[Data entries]
........

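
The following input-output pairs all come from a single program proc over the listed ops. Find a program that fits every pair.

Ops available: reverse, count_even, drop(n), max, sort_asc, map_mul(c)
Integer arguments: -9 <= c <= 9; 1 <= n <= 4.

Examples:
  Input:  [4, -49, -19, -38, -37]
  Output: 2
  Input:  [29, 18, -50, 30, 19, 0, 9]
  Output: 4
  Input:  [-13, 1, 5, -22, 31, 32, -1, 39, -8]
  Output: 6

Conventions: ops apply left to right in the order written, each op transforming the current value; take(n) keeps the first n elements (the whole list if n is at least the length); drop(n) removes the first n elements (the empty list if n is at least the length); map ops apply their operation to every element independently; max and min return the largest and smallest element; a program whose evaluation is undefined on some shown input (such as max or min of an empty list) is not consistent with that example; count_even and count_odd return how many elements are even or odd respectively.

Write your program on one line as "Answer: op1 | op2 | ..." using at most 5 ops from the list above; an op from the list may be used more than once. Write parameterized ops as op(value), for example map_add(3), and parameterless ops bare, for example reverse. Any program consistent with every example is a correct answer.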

........

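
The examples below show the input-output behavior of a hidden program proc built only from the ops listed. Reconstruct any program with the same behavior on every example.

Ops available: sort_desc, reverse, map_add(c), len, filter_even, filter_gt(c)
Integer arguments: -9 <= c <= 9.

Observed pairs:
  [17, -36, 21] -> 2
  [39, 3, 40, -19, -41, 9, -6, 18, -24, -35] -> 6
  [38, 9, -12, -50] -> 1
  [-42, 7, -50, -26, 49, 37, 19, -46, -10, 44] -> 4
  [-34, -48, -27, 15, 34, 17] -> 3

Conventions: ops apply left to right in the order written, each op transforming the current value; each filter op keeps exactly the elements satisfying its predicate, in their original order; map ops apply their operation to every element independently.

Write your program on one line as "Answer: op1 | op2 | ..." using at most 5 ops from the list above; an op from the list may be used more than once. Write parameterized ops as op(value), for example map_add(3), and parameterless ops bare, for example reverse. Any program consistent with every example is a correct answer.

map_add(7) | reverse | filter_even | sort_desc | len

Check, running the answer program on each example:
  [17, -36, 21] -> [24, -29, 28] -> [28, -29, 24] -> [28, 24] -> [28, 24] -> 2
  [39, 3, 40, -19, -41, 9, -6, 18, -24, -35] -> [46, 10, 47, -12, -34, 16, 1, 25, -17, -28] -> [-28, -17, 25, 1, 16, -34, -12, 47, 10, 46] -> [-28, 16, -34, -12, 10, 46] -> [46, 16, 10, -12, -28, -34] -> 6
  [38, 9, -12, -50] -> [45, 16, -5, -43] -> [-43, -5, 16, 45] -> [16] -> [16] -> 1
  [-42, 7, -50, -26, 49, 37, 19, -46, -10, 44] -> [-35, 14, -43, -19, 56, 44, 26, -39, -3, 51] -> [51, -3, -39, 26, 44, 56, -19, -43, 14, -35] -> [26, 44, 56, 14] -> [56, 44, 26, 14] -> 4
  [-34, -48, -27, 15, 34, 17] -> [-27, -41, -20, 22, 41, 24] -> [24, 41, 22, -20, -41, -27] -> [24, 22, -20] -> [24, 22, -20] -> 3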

........

→ **Exercise goal**
Copy each line of the data that includes the word "available".

→ **Finished task**
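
Ops available: reverse, count_even, drop(n), max, sort_asc, map_mul(c)
Ops available: sort_desc, reverse, map_add(c), len, filter_even, filter_gt(c)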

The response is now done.